### [EXERCISE AIM]
Below are the entries to retype; reproduce each one exactly.

::::

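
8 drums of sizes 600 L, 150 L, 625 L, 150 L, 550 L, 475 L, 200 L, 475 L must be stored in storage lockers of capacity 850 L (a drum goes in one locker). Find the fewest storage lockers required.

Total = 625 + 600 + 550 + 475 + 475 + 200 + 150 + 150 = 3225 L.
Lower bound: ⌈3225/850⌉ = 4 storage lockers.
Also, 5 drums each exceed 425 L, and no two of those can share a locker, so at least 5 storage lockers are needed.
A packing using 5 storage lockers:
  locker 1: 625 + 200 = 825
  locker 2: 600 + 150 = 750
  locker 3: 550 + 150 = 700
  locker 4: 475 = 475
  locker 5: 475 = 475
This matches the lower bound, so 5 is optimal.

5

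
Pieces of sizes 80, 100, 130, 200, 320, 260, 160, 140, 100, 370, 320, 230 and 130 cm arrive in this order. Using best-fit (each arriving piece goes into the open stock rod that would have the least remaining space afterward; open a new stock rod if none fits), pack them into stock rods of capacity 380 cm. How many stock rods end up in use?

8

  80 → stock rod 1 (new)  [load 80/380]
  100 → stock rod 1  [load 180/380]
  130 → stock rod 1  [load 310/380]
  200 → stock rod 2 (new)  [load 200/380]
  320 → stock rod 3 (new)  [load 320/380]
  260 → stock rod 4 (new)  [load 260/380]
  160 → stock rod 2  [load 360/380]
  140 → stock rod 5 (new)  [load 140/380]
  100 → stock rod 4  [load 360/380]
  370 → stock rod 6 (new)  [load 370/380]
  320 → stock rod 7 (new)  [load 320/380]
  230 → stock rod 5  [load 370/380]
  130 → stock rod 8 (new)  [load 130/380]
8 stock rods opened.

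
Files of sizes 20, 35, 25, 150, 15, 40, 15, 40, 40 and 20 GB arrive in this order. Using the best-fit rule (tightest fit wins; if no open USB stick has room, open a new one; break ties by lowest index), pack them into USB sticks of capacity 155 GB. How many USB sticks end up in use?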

::::

### [ANSWER SECTION]
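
8 drums of sizes 600 L, 150 L, 625 L, 150 L, 550 L, 475 L, 200 L, 475 L must be stored in storage lockers of capacity 850 L (a drum goes in one locker). Find the fewest storage lockers required.

Total = 625 + 600 + 550 + 475 + 475 + 200 + 150 + 150 = 3225 L.
Lower bound: ⌈3225/850⌉ = 4 storage lockers.
Also, 5 drums each exceed 425 L, and no two of those can share a locker, so at least 5 storage lockers are needed.
A packing using 5 storage lockers:
  locker 1: 625 + 200 = 825
  locker 2: 600 + 150 = 750
  locker 3: 550 + 150 = 700
  locker 4: 475 = 475
  locker 5: 475 = 475
This matches the lower bound, so 5 is optimal.

5

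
Pieces of sizes 80, 100, 130, 200, 320, 260, 160, 140, 100, 370, 320, 230 and 130 cm arrive in this order. Using best-fit (each arriving piece goes into the open stock rod that would have the least remaining space afterward; open a new stock rod if none fits), pack them into stock rods of capacity 380 cm. How many stock rods end up in use?

8

  80 → stock rod 1 (new)  [load 80/380]
  100 → stock rod 1  [load 180/380]
  130 → stock rod 1  [load 310/380]
  200 → stock rod 2 (new)  [load 200/380]
  320 → stock rod 3 (new)  [load 320/380]
  260 → stock rod 4 (new)  [load 260/380]
  160 → stock rod 2  [load 360/380]
  140 → stock rod 5 (new)  [load 140/380]
  100 → stock rod 4  [load 360/380]
  370 → stock rod 6 (new)  [load 370/380]
  320 → stock rod 7 (new)  [load 320/380]
  230 → stock rod 5  [load 370/380]
  130 → stock rod 8 (new)  [load 130/380]
8 stock rods opened.

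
Files of sizes 20, 35, 25, 150, 15, 40, 15, 40, 40 and 20 GB arrive in this order. Using the best-fit rule (tightest fit wins; if no open USB stick has room, open a new one; break ties by lowest index), pack them into USB sticks of capacity 155 GB. How many USB sticks end up in use?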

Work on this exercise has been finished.